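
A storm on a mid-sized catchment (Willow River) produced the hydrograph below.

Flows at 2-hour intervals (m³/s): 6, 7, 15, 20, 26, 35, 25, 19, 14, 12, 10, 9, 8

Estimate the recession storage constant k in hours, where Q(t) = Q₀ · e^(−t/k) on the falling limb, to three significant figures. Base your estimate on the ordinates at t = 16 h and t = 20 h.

k ≈ 11.9 h

On the falling limb, Q drops from 14 to 10 m³/s between t = 16 h and t = 20 h (Δt = 4 h).
k = −Δt / ln(Q₂/Q₁) = −4 / ln(10/14) = 11.9 h.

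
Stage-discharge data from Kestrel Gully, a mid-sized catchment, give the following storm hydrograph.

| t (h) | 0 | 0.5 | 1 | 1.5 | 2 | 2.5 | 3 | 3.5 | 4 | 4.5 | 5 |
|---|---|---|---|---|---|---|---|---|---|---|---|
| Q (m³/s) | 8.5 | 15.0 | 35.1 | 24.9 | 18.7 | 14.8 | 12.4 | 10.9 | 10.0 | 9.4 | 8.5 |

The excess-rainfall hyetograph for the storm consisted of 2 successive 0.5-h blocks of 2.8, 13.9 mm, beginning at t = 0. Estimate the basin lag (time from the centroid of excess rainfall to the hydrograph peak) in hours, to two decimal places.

t_L ≈ 0.33 h

Centroid of excess rainfall: t_c = Σ P_i·t̄_i / ΣP_i = 0.6662 h (block centres at 0.25, 0.75 h).
Hydrograph peak occurs at t = 1 h, so basin lag t_L = 1 − 0.6662 = 0.33 h.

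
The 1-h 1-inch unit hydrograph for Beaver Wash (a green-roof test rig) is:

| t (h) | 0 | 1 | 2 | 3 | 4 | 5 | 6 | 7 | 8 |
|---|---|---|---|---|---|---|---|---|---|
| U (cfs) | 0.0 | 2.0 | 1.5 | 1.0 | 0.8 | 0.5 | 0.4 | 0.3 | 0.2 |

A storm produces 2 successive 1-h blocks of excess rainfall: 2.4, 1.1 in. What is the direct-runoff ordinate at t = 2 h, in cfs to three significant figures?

Q ≈ 5.80 cfs

By discrete convolution, Q_j = Σ (P_i / 1 in) · U_{j−i}.
At t = 2 h (j=2): Q = (2.4/1)·1.5 + (1.1/1)·2.0 = 5.80 cfs.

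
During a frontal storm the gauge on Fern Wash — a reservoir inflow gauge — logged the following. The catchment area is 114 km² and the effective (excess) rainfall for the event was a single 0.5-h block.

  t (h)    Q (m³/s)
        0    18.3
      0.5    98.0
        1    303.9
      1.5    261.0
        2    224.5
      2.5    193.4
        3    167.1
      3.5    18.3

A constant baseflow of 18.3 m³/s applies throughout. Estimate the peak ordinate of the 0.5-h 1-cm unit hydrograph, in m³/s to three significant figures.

Direct runoff: 0.0, 79.7, 285.6, 242.7, 206.2, 175.1, 148.8, 0.0 m³/s; ΣQ_DR = 1138 m³/s, peak = 285.6 m³/s.
Runoff depth d = ΣQ_DR·Δt / A = 1138 × 1800 / (114 km²) = 17.97 mm.
The 1-cm UH is the DRH scaled by (10 mm)/d, so U_p = 285.6 × 10/17.97 = 159 m³/s.

U_p ≈ 159 m³/s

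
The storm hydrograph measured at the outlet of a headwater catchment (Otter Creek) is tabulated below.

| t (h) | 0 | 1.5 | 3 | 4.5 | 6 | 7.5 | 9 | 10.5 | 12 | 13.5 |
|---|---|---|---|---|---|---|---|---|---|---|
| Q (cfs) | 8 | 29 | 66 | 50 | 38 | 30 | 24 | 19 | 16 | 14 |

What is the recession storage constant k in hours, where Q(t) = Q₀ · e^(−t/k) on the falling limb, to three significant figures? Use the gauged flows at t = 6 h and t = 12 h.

k ≈ 6.94 h

On the falling limb, Q drops from 38 to 16 cfs between t = 6 h and t = 12 h (Δt = 6 h).
k = −Δt / ln(Q₂/Q₁) = −6 / ln(16/38) = 6.94 h.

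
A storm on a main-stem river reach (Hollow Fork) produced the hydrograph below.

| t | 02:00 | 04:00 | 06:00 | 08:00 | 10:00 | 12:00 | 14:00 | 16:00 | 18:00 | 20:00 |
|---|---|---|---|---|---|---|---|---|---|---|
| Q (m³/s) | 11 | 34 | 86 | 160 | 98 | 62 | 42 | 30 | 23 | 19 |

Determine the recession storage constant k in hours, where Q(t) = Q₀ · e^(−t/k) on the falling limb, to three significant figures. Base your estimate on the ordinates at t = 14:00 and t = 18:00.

k ≈ 6.64 h

On the falling limb, Q drops from 42 to 23 m³/s between t = 14:00 and t = 18:00 (Δt = 4 h).
k = −Δt / ln(Q₂/Q₁) = −4 / ln(23/42) = 6.64 h.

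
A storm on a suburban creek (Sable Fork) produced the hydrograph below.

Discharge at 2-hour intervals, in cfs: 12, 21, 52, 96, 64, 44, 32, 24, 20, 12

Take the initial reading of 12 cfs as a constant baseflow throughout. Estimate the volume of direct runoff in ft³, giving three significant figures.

V ≈ 1.85 × 10^6 ft³

Direct-runoff ordinates (Q − Q_b): 0.0, 9.0, 40.0, 84.0, 52.0, 32.0, 20.0, 12.0, 8.0, 0.0 cfs.
ΣQ_DR = 257.0 cfs.
With Δt = 2 h = 7200 s, V = ΣQ_DR · Δt = 257.0 × 7200 = 1.85 × 10^6 ft³.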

····················

In full and exactly as written, the listing is to be copied again.

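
A storm on a mid-sized catchment (Willow River) produced the hydrograph below.

Flows at 2-hour intervals (m³/s): 6, 7, 15, 20, 26, 35, 25, 19, 14, 12, 10, 9, 8

Estimate the recession storage constant k in hours, where Q(t) = Q₀ · e^(−t/k) on the falling limb, to three significant figures. Base your estimate on the ordinates at t = 16 h and t = 20 h.

k ≈ 11.9 h

On the falling limb, Q drops from 14 to 10 m³/s between t = 16 h and t = 20 h (Δt = 4 h).
k = −Δt / ln(Q₂/Q₁) = −4 / ln(10/14) = 11.9 h.

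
Stage-discharge data from Kestrel Gully, a mid-sized catchment, give the following storm hydrograph.

| t (h) | 0 | 0.5 | 1 | 1.5 | 2 | 2.5 | 3 | 3.5 | 4 | 4.5 | 5 |
|---|---|---|---|---|---|---|---|---|---|---|---|
| Q (m³/s) | 8.5 | 15.0 | 35.1 | 24.9 | 18.7 | 14.8 | 12.4 | 10.9 | 10.0 | 9.4 | 8.5 |

The excess-rainfall hyetograph for the storm consisted of 2 successive 0.5-h blocks of 2.8, 13.9 mm, beginning at t = 0. Estimate the basin lag (time from the centroid of excess rainfall to the hydrograph peak) in hours, to two decimal places.

t_L ≈ 0.33 h

Centroid of excess rainfall: t_c = Σ P_i·t̄_i / ΣP_i = 0.6662 h (block centres at 0.25, 0.75 h).
Hydrograph peak occurs at t = 1 h, so basin lag t_L = 1 − 0.6662 = 0.33 h.

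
The 1-h 1-inch unit hydrograph for Beaver Wash (a green-roof test rig) is:

| t (h) | 0 | 1 | 2 | 3 | 4 | 5 | 6 | 7 | 8 |
|---|---|---|---|---|---|---|---|---|---|
| U (cfs) | 0.0 | 2.0 | 1.5 | 1.0 | 0.8 | 0.5 | 0.4 | 0.3 | 0.2 |

A storm produces 2 successive 1-h blocks of excess rainfall: 2.4, 1.1 in. What is the direct-runoff ordinate at t = 2 h, in cfs to three significant figures?

Q ≈ 5.80 cfs

By discrete convolution, Q_j = Σ (P_i / 1 in) · U_{j−i}.
At t = 2 h (j=2): Q = (2.4/1)·1.5 + (1.1/1)·2.0 = 5.80 cfs.

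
During a frontal storm the gauge on Fern Wash — a reservoir inflow gauge — logged the following. The catchment area is 114 km² and the effective (excess) rainfall for the event was a single 0.5-h block.

  t (h)    Q (m³/s)
        0    18.3
      0.5    98.0
        1    303.9
      1.5    261.0
        2    224.5
      2.5    193.4
        3    167.1
      3.5    18.3

A constant baseflow of 18.3 m³/s applies throughout. Estimate the peak ordinate of the 0.5-h 1-cm unit hydrograph, in m³/s to three significant figures.

Direct runoff: 0.0, 79.7, 285.6, 242.7, 206.2, 175.1, 148.8, 0.0 m³/s; ΣQ_DR = 1138 m³/s, peak = 285.6 m³/s.
Runoff depth d = ΣQ_DR·Δt / A = 1138 × 1800 / (114 km²) = 17.97 mm.
The 1-cm UH is the DRH scaled by (10 mm)/d, so U_p = 285.6 × 10/17.97 = 159 m³/s.

U_p ≈ 159 m³/s

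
The storm hydrograph measured at the outlet of a headwater catchment (Otter Creek) is tabulated below.

| t (h) | 0 | 1.5 | 3 | 4.5 | 6 | 7.5 | 9 | 10.5 | 12 | 13.5 |
|---|---|---|---|---|---|---|---|---|---|---|
| Q (cfs) | 8 | 29 | 66 | 50 | 38 | 30 | 24 | 19 | 16 | 14 |

What is the recession storage constant k in hours, where Q(t) = Q₀ · e^(−t/k) on the falling limb, to three significant figures? Use the gauged flows at t = 6 h and t = 12 h.

k ≈ 6.94 h

On the falling limb, Q drops from 38 to 16 cfs between t = 6 h and t = 12 h (Δt = 6 h).
k = −Δt / ln(Q₂/Q₁) = −6 / ln(16/38) = 6.94 h.

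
A storm on a main-stem river reach (Hollow Fork) produced the hydrograph below.

| t | 02:00 | 04:00 | 06:00 | 08:00 | 10:00 | 12:00 | 14:00 | 16:00 | 18:00 | 20:00 |
|---|---|---|---|---|---|---|---|---|---|---|
| Q (m³/s) | 11 | 34 | 86 | 160 | 98 | 62 | 42 | 30 | 23 | 19 |

Determine the recession storage constant k in hours, where Q(t) = Q₀ · e^(−t/k) on the falling limb, to three significant figures. Base your estimate on the ordinates at t = 14:00 and t = 18:00.

k ≈ 6.64 h

On the falling limb, Q drops from 42 to 23 m³/s between t = 14:00 and t = 18:00 (Δt = 4 h).
k = −Δt / ln(Q₂/Q₁) = −4 / ln(23/42) = 6.64 h.

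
A storm on a suburban creek (Sable Fork) produced the hydrograph below.

Discharge at 2-hour intervals, in cfs: 12, 21, 52, 96, 64, 44, 32, 24, 20, 12

Take the initial reading of 12 cfs as a constant baseflow throughout. Estimate the volume of direct runoff in ft³, giving three significant figures.

V ≈ 1.85 × 10^6 ft³

Direct-runoff ordinates (Q − Q_b): 0.0, 9.0, 40.0, 84.0, 52.0, 32.0, 20.0, 12.0, 8.0, 0.0 cfs.
ΣQ_DR = 257.0 cfs.
With Δt = 2 h = 7200 s, V = ΣQ_DR · Δt = 257.0 × 7200 = 1.85 × 10^6 ft³.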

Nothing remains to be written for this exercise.